WORK TO BE COMPLETED: Retype every entry exactly, character for character.

***** EXTRACTED RECORDS

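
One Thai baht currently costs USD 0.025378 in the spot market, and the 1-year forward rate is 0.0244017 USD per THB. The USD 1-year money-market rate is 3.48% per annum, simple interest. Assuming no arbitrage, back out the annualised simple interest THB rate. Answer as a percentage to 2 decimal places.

T = 1 year.
F/S = 0.0244017/0.025378 = 0.9615297 = (growth of USD) / (growth of THB).
USD growth factor: 1 + 0.0348×1 = 1.034800.
So the THB growth factor = 1.0762018.
r = (1.0762018 − 1)/1 = 0.076202 → 7.62%.

7.62%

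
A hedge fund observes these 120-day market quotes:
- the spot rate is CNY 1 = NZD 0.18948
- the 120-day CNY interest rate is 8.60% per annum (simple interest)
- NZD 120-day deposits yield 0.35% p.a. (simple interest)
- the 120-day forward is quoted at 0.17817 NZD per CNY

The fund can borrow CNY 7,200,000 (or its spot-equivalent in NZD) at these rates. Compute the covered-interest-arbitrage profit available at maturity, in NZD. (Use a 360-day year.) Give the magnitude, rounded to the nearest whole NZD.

NZD 46,249

T = 120/360 years.
Route A — deposit CNY, sell forward: 7,200,000 × 1.028666667 × 0.17817 = NZD 1,319,598.29.
Route B — convert at spot, deposit NZD: 7,200,000 × 0.18948 × 1.001166667 = NZD 1,365,847.63.
The quoted forward undervalues CNY, so borrow CNY, convert to NZD at spot, deposit the NZD at 0.35%, and buy CNY forward at 0.17817 to cover the loan.
The gap between the two covered legs is NZD 46,249.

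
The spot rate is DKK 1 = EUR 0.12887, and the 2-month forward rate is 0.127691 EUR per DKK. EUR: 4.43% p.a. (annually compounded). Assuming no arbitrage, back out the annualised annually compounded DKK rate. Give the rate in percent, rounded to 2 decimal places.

10.35%

T = 2/12 years.
F/S = 0.127691/0.12887 = 0.9908512 = (growth of EUR) / (growth of DKK).
EUR growth factor: (1 + 0.0443)^(2/12) = 1.0072506.
So the DKK growth factor = 1.0165508.
r = 1.0165508^(12/2) − 1 = 0.103506 → 10.35%.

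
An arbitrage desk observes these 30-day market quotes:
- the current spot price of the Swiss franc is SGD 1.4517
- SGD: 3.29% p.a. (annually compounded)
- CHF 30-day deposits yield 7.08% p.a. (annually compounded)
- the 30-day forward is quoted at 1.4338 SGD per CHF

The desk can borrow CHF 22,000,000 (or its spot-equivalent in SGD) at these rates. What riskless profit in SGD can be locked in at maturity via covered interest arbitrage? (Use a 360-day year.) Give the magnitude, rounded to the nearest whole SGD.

T = 30/360 years.
Keep in CHF, deliver into the forward: 22,000,000·1.0057167815·1.4338 = SGD 31,723,927.87.
Swap to SGD now, deposit: 22,000,000·1.4517·1.0027011733 = SGD 32,023,668.45.
The quoted forward undervalues CHF, so borrow CHF, convert to SGD at spot, deposit the SGD at 3.29%, and buy CHF forward at 1.4338 to cover the loan.
Arbitrage profit = |31,723,927.87 − 32,023,668.45| = SGD 299,741.

SGD 299,741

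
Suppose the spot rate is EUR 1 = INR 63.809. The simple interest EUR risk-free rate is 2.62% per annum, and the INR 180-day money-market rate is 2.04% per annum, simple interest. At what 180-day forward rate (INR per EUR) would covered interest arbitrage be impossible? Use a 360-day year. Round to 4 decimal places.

T = 180/360 years.
INR growth factor: 1 + 0.0204×180/360 = 1.010200.
Growth of 1 EUR over T: 1 + 0.0262×180/360 = 1.013100.
So F = 63.809 × 1.010200 / 1.013100 = 63.626347 (INR/EUR).

63.6263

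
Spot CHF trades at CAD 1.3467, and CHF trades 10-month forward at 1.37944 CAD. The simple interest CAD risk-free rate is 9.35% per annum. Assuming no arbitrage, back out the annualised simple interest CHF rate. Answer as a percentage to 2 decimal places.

6.28%

T = 10/12 years.
By CIP, F/S equals the CAD-to-CHF growth ratio: 1.37944/1.3467 = 1.0243113.
The CAD side grows by 1 + 0.0935×10/12 = 1.0779167.
That pins the CHF growth at 1.0523331.
r = (1.0523331 − 1)/(10/12) = 0.062800 → 6.28%.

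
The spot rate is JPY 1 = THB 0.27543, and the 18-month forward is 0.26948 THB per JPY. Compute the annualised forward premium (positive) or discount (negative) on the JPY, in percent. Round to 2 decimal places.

T = 18/12 years.
JPY trades forward at -2.16026% vs spot over the period.
×(1/T) gives -1.44% p.a.

-1.44%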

**********

ANSWER TO THE PROBLEM:
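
One Thai baht currently costs USD 0.025378 in the spot market, and the 1-year forward rate is 0.0244017 USD per THB. The USD 1-year money-market rate is 3.48% per annum, simple interest. Assuming no arbitrage, back out the annualised simple interest THB rate. Answer as a percentage to 2 decimal places.

T = 1 year.
F/S = 0.0244017/0.025378 = 0.9615297 = (growth of USD) / (growth of THB).
USD growth factor: 1 + 0.0348×1 = 1.034800.
So the THB growth factor = 1.0762018.
r = (1.0762018 − 1)/1 = 0.076202 → 7.62%.

7.62%

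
A hedge fund observes these 120-day market quotes:
- the spot rate is CNY 1 = NZD 0.18948
- the 120-day CNY interest rate is 8.60% per annum (simple interest)
- NZD 120-day deposits yield 0.35% p.a. (simple interest)
- the 120-day forward is quoted at 0.17817 NZD per CNY

The fund can borrow CNY 7,200,000 (or its spot-equivalent in NZD) at these rates. Compute the covered-interest-arbitrage profit available at maturity, in NZD. (Use a 360-day year.) Give the magnitude, rounded to the nearest whole NZD.

NZD 46,249

T = 120/360 years.
Route A — deposit CNY, sell forward: 7,200,000 × 1.028666667 × 0.17817 = NZD 1,319,598.29.
Route B — convert at spot, deposit NZD: 7,200,000 × 0.18948 × 1.001166667 = NZD 1,365,847.63.
The quoted forward undervalues CNY, so borrow CNY, convert to NZD at spot, deposit the NZD at 0.35%, and buy CNY forward at 0.17817 to cover the loan.
The gap between the two covered legs is NZD 46,249.

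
The spot rate is DKK 1 = EUR 0.12887, and the 2-month forward rate is 0.127691 EUR per DKK. EUR: 4.43% p.a. (annually compounded). Assuming no arbitrage, back out the annualised annually compounded DKK rate. Give the rate in percent, rounded to 2 decimal places.

10.35%

T = 2/12 years.
F/S = 0.127691/0.12887 = 0.9908512 = (growth of EUR) / (growth of DKK).
EUR growth factor: (1 + 0.0443)^(2/12) = 1.0072506.
So the DKK growth factor = 1.0165508.
r = 1.0165508^(12/2) − 1 = 0.103506 → 10.35%.

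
An arbitrage desk observes these 30-day market quotes:
- the current spot price of the Swiss franc is SGD 1.4517
- SGD: 3.29% p.a. (annually compounded)
- CHF 30-day deposits yield 7.08% p.a. (annually compounded)
- the 30-day forward is quoted at 1.4338 SGD per CHF

The desk can borrow CHF 22,000,000 (or its spot-equivalent in SGD) at these rates. What riskless profit in SGD can be locked in at maturity via covered interest arbitrage? (Use a 360-day year.) Give the magnitude, rounded to the nearest whole SGD.

T = 30/360 years.
Keep in CHF, deliver into the forward: 22,000,000·1.0057167815·1.4338 = SGD 31,723,927.87.
Swap to SGD now, deposit: 22,000,000·1.4517·1.0027011733 = SGD 32,023,668.45.
The quoted forward undervalues CHF, so borrow CHF, convert to SGD at spot, deposit the SGD at 3.29%, and buy CHF forward at 1.4338 to cover the loan.
Arbitrage profit = |31,723,927.87 − 32,023,668.45| = SGD 299,741.

SGD 299,741

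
Suppose the spot rate is EUR 1 = INR 63.809. The simple interest EUR risk-free rate is 2.62% per annum, and the INR 180-day money-market rate is 2.04% per annum, simple interest. At what 180-day forward rate (INR per EUR) would covered interest arbitrage be impossible? Use a 360-day year. Round to 4 decimal places.

T = 180/360 years.
INR growth factor: 1 + 0.0204×180/360 = 1.010200.
Growth of 1 EUR over T: 1 + 0.0262×180/360 = 1.013100.
So F = 63.809 × 1.010200 / 1.013100 = 63.626347 (INR/EUR).

63.6263

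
Spot CHF trades at CAD 1.3467, and CHF trades 10-month forward at 1.37944 CAD. The simple interest CAD risk-free rate is 9.35% per annum. Assuming no arbitrage, back out the annualised simple interest CHF rate. Answer as a percentage to 2 decimal places.

6.28%

T = 10/12 years.
By CIP, F/S equals the CAD-to-CHF growth ratio: 1.37944/1.3467 = 1.0243113.
The CAD side grows by 1 + 0.0935×10/12 = 1.0779167.
That pins the CHF growth at 1.0523331.
r = (1.0523331 − 1)/(10/12) = 0.062800 → 6.28%.

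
The spot rate is JPY 1 = THB 0.27543, and the 18-month forward is 0.26948 THB per JPY. Compute the annualised forward premium (positive) or discount (negative) on the JPY, in percent. Round to 2 decimal places.

T = 18/12 years.
JPY trades forward at -2.16026% vs spot over the period.
×(1/T) gives -1.44% p.a.

-1.44%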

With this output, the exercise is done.